Stored data entries
^^^^
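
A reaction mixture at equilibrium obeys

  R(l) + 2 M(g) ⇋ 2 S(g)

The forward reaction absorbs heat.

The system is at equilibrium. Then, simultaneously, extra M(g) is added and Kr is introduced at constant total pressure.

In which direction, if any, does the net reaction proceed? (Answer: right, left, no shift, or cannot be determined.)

right

Adding M (g), a reactant, drives the reaction to the right.
Adding inert gas at constant total pressure expands the volume, scaling every reacting partial pressure by the same factor. Δn_gas = 2 − 2 = 0, so Q is unchanged — no shift.
Only the nonzero effect(s) matter; the net shift is to the right.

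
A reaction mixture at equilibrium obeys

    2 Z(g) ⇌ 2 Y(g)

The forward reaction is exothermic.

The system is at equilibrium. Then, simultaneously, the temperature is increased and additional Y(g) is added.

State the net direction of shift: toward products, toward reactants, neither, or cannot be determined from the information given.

The forward reaction is exothermic. Raising T favours the endothermic direction — shift to the left.
Adding Y (g), a product, drives the reaction to the left.
All effects act in the same direction — net shift to the left.

left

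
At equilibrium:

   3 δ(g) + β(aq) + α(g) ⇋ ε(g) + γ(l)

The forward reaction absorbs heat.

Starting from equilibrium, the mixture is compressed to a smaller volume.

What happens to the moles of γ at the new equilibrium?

increases

Gas moles: reactants 4, products 1 (Δn_gas = -3). Compression shifts the system toward the side with fewer moles of gas — to the right.
The net shift is to the right. γ is a product, so its amount increases.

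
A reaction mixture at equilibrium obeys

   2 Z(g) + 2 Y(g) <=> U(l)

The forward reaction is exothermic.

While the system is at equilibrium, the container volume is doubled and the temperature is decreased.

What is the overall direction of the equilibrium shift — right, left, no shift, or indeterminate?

Gas moles: reactants 4, products 0 (Δn_gas = -4). Expansion shifts the system toward the side with more moles of gas — to the left.
The forward reaction is exothermic. Lowering T favours the exothermic direction — shift to the right.
The individual effects push in opposite directions; without quantitative information the net direction cannot be determined.

cannot be determined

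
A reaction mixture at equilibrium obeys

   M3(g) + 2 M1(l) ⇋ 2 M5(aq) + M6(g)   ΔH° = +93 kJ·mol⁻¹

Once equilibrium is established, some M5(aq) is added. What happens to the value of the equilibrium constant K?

The equilibrium constant depends only on temperature. This perturbation may move the position of equilibrium, but since T is unchanged, K itself is unchanged.

unchanged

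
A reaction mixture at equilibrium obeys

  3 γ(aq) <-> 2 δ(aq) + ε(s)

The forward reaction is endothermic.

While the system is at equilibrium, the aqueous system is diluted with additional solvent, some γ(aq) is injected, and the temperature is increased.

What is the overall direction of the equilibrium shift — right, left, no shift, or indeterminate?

cannot be determined

Dilution lowers every aqueous concentration by the same factor. Δn_aq = 2 − 3 = -1, so the system shifts toward the side with more dissolved moles — to the left.
Adding γ (aq), a reactant, drives the reaction to the right.
The forward reaction is endothermic. Raising T favours the endothermic direction — shift to the right.
The individual effects push in opposite directions; without quantitative information the net direction cannot be determined.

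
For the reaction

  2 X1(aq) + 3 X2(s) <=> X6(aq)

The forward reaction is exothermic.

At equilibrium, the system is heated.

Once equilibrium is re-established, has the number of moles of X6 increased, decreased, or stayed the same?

decreases

The forward reaction is exothermic. Raising T favours the endothermic direction — shift to the left.
The net shift is to the left. X6 is a product, so its amount decreases.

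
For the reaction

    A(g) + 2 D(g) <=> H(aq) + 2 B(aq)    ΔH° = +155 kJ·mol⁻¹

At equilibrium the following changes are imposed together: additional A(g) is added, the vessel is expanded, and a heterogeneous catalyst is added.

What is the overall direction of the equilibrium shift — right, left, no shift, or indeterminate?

cannot be determined

Adding A (g), a reactant, drives the reaction to the right.
Gas moles: reactants 3, products 0 (Δn_gas = -3). Expansion shifts the system toward the side with more moles of gas — to the left.
A catalyst speeds both forward and reverse rates equally; it changes neither Q nor K — no shift from this change.
The individual effects push in opposite directions; without quantitative information the net direction cannot be determined.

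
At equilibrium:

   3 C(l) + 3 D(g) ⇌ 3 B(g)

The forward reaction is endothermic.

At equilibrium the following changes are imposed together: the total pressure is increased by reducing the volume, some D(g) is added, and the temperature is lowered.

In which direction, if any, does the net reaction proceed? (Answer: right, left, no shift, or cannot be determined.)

Gas moles: reactants 3, products 3. Δn_gas = 0, so a volume change leaves Q equal to K — no shift from this change.
Adding D (g), a reactant, drives the reaction to the right.
The forward reaction is endothermic. Lowering T favours the exothermic direction — shift to the left.
The individual effects push in opposite directions; without quantitative information the net direction cannot be determined.

cannot be determined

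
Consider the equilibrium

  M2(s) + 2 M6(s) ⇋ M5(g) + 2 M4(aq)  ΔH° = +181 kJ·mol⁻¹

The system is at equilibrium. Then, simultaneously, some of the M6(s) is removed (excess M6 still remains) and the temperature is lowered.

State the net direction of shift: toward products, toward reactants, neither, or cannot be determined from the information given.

left

M6 is a pure solid; its activity is 1 regardless of amount, so Q is unaffected — no shift from this change.
The forward reaction is endothermic. Lowering T favours the exothermic direction — shift to the left.
Only the nonzero effect(s) matter; the net shift is to the left.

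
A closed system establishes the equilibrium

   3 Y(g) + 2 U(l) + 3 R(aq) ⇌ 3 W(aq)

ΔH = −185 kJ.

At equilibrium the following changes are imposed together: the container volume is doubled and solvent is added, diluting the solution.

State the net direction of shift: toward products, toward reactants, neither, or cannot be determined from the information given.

left

Gas moles: reactants 3, products 0 (Δn_gas = -3). Expansion shifts the system toward the side with more moles of gas — to the left.
Dilution scales every aqueous concentration by the same factor. Δn_aq = 3 − 3 = 0, so Q is unchanged — no shift.
Only the nonzero effect(s) matter; the net shift is to the left.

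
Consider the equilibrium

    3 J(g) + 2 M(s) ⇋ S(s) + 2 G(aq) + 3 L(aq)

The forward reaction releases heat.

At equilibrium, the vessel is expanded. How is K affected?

unchanged

The equilibrium constant depends only on temperature. This perturbation may move the position of equilibrium, but since T is unchanged, K itself is unchanged.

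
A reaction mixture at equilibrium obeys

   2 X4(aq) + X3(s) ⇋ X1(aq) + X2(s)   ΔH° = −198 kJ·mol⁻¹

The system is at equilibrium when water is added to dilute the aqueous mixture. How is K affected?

unchanged

The equilibrium constant depends only on temperature. This perturbation may move the position of equilibrium, but since T is unchanged, K itself is unchanged.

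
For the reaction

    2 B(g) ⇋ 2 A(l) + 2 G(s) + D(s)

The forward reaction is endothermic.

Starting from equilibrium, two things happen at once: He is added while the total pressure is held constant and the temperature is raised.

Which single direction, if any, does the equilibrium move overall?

cannot be determined

Adding inert gas at constant total pressure expands the volume and lowers every reacting partial pressure. With Δn_gas = 0 − 2 = -2, Q moves away from K toward the side with fewer gas moles, so the system shifts toward the side with more gas moles — to the left.
The forward reaction is endothermic. Raising T favours the endothermic direction — shift to the right.
The individual effects push in opposite directions; without quantitative information the net direction cannot be determined.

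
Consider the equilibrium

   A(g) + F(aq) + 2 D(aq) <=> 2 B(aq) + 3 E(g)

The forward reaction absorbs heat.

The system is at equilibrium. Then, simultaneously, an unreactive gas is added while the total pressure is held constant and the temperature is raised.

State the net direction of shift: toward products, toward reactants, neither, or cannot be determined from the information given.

right

Adding inert gas at constant total pressure expands the volume and lowers every reacting partial pressure. With Δn_gas = 3 − 1 = +2, Q moves away from K toward the side with fewer gas moles, so the system shifts toward the side with more gas moles — to the right.
The forward reaction is endothermic. Raising T favours the endothermic direction — shift to the right.
All effects act in the same direction — net shift to the right.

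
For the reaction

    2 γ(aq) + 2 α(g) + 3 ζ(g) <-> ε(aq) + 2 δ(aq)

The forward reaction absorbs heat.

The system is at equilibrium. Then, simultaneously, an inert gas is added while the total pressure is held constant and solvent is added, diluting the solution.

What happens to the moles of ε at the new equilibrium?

cannot be determined

Adding inert gas at constant total pressure expands the volume and lowers every reacting partial pressure. With Δn_gas = 0 − 5 = -5, Q moves away from K toward the side with fewer gas moles, so the system shifts toward the side with more gas moles — to the left.
Dilution lowers every aqueous concentration by the same factor. Δn_aq = 3 − 2 = +1, so the system shifts toward the side with more dissolved moles — to the right.
The two effects oppose each other, so the net shift — and hence the change in ε — cannot be determined from the given information.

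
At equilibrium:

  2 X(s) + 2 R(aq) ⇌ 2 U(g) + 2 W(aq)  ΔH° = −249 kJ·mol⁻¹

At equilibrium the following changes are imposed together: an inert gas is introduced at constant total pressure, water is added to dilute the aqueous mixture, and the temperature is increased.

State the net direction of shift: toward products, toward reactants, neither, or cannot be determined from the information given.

cannot be determined

Adding inert gas at constant total pressure expands the volume and lowers every reacting partial pressure. With Δn_gas = 2 − 0 = +2, Q moves away from K toward the side with fewer gas moles, so the system shifts toward the side with more gas moles — to the right.
Dilution scales every aqueous concentration by the same factor. Δn_aq = 2 − 2 = 0, so Q is unchanged — no shift.
The forward reaction is exothermic. Raising T favours the endothermic direction — shift to the left.
The individual effects push in opposite directions; without quantitative information the net direction cannot be determined.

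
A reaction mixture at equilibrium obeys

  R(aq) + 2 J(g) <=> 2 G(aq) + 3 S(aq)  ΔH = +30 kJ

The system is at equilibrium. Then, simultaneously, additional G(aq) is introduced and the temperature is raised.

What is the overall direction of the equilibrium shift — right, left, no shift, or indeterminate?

cannot be determined

Adding G (aq), a product, drives the reaction to the left.
The forward reaction is endothermic. Raising T favours the endothermic direction — shift to the right.
The individual effects push in opposite directions; without quantitative information the net direction cannot be determined.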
^^^^
→ **What you are asked to do**:
From the records above, print exactly the lines that run from the line with "2 Z(g) + 2 Y(g) <=> U(l)" to the line with "While the system is at equilibrium, the container", inclusive.

→ **Written solution**:
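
   2 Z(g) + 2 Y(g) <=> U(l)

The forward reaction is exothermic.

While the system is at equilibrium, the container volume is doubled and the temperature is decreased.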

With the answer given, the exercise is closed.